(Collected data entries)
──────────────────────────────
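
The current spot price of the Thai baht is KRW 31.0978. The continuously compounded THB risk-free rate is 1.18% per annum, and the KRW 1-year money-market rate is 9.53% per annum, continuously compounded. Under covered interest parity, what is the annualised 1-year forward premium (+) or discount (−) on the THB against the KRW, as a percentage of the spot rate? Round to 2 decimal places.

T = 1 year.
CIP forward (KRW per THB) = 31.0978 × 1.0999888/1.0118699 = 33.8059584.
(F − S)/S ÷ T = (33.8059584 − 31.0978)/31.0978/1 = 0.087085 → 8.71%.

+8.71%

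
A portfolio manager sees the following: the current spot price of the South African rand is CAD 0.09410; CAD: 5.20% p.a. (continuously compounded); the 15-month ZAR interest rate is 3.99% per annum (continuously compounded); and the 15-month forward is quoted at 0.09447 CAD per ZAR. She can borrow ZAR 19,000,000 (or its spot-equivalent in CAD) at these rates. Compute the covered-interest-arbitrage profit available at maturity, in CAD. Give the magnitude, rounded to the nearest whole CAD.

CAD 21,251

T = 15/12 years.
Invest the ZAR and cover forward: 19,000,000 × 1.051139696 × 0.09447 = CAD 1,886,722.17.
Convert at spot and invest in CAD: 19,000,000 × 0.09410 × 1.067159024 = CAD 1,907,973.62.
The quoted forward undervalues ZAR, so borrow ZAR, convert to CAD at spot, deposit the CAD at 5.20%, and buy ZAR forward at 0.09447 to cover the loan.
Profit = 1,907,973.62 − 1,886,722.17 = CAD 21,251.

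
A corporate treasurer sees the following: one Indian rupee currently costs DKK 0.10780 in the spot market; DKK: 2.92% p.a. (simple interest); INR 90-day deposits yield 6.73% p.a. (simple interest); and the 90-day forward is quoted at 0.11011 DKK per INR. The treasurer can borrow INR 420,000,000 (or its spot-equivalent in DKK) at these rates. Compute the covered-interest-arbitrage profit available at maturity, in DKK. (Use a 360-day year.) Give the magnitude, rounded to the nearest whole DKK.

DKK 1,417,778

T = 90/360 years.
Keep in INR, deliver into the forward: 420,000,000·1.016825·0.11011 = DKK 47,024,292.32.
Swap to DKK now, deposit: 420,000,000·0.10780·1.007300 = DKK 45,606,514.80.
The quoted forward overvalues INR, so borrow DKK, buy INR at spot, deposit the INR at 6.73%, and sell the proceeds forward at 0.11011.
Arbitrage profit = |47,024,292.32 − 45,606,514.80| = DKK 1,417,778.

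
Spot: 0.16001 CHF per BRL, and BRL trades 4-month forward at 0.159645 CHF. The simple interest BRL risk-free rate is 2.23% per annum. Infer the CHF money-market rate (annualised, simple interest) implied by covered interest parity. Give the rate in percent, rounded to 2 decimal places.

1.54%

T = 4/12 years.
CIP gives F = S · g_CHF/g_BRL, so g_CHF/g_BRL = 0.159645/0.16001 = 0.9977189.
BRL growth factor: 1 + 0.0223×4/12 = 1.0074333.
Hence g_CHF = 1.0051352.
r = (1.0051352 − 1)/(4/12) = 0.015406 → 1.54%.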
──────────────────────────────
• [Description of the task]:
All of the records above should be copied exactly.

• [Response to the exercise]:
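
The current spot price of the Thai baht is KRW 31.0978. The continuously compounded THB risk-free rate is 1.18% per annum, and the KRW 1-year money-market rate is 9.53% per annum, continuously compounded. Under covered interest parity, what is the annualised 1-year forward premium (+) or discount (−) on the THB against the KRW, as a percentage of the spot rate? Round to 2 decimal places.

T = 1 year.
CIP forward (KRW per THB) = 31.0978 × 1.0999888/1.0118699 = 33.8059584.
(F − S)/S ÷ T = (33.8059584 − 31.0978)/31.0978/1 = 0.087085 → 8.71%.

+8.71%

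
A portfolio manager sees the following: the current spot price of the South African rand is CAD 0.09410; CAD: 5.20% p.a. (continuously compounded); the 15-month ZAR interest rate is 3.99% per annum (continuously compounded); and the 15-month forward is quoted at 0.09447 CAD per ZAR. She can borrow ZAR 19,000,000 (or its spot-equivalent in CAD) at these rates. Compute the covered-interest-arbitrage profit available at maturity, in CAD. Give the magnitude, rounded to the nearest whole CAD.

CAD 21,251

T = 15/12 years.
Invest the ZAR and cover forward: 19,000,000 × 1.051139696 × 0.09447 = CAD 1,886,722.17.
Convert at spot and invest in CAD: 19,000,000 × 0.09410 × 1.067159024 = CAD 1,907,973.62.
The quoted forward undervalues ZAR, so borrow ZAR, convert to CAD at spot, deposit the CAD at 5.20%, and buy ZAR forward at 0.09447 to cover the loan.
Profit = 1,907,973.62 − 1,886,722.17 = CAD 21,251.

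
A corporate treasurer sees the following: one Indian rupee currently costs DKK 0.10780 in the spot market; DKK: 2.92% p.a. (simple interest); INR 90-day deposits yield 6.73% p.a. (simple interest); and the 90-day forward is quoted at 0.11011 DKK per INR. The treasurer can borrow INR 420,000,000 (or its spot-equivalent in DKK) at these rates. Compute the covered-interest-arbitrage profit available at maturity, in DKK. (Use a 360-day year.) Give the magnitude, rounded to the nearest whole DKK.

DKK 1,417,778

T = 90/360 years.
Keep in INR, deliver into the forward: 420,000,000·1.016825·0.11011 = DKK 47,024,292.32.
Swap to DKK now, deposit: 420,000,000·0.10780·1.007300 = DKK 45,606,514.80.
The quoted forward overvalues INR, so borrow DKK, buy INR at spot, deposit the INR at 6.73%, and sell the proceeds forward at 0.11011.
Arbitrage profit = |47,024,292.32 − 45,606,514.80| = DKK 1,417,778.

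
Spot: 0.16001 CHF per BRL, and BRL trades 4-month forward at 0.159645 CHF. The simple interest BRL risk-free rate is 2.23% per annum. Infer the CHF money-market rate (annualised, simple interest) implied by covered interest parity. Give the rate in percent, rounded to 2 decimal places.

1.54%

T = 4/12 years.
CIP gives F = S · g_CHF/g_BRL, so g_CHF/g_BRL = 0.159645/0.16001 = 0.9977189.
BRL growth factor: 1 + 0.0223×4/12 = 1.0074333.
Hence g_CHF = 1.0051352.
r = (1.0051352 − 1)/(4/12) = 0.015406 → 1.54%.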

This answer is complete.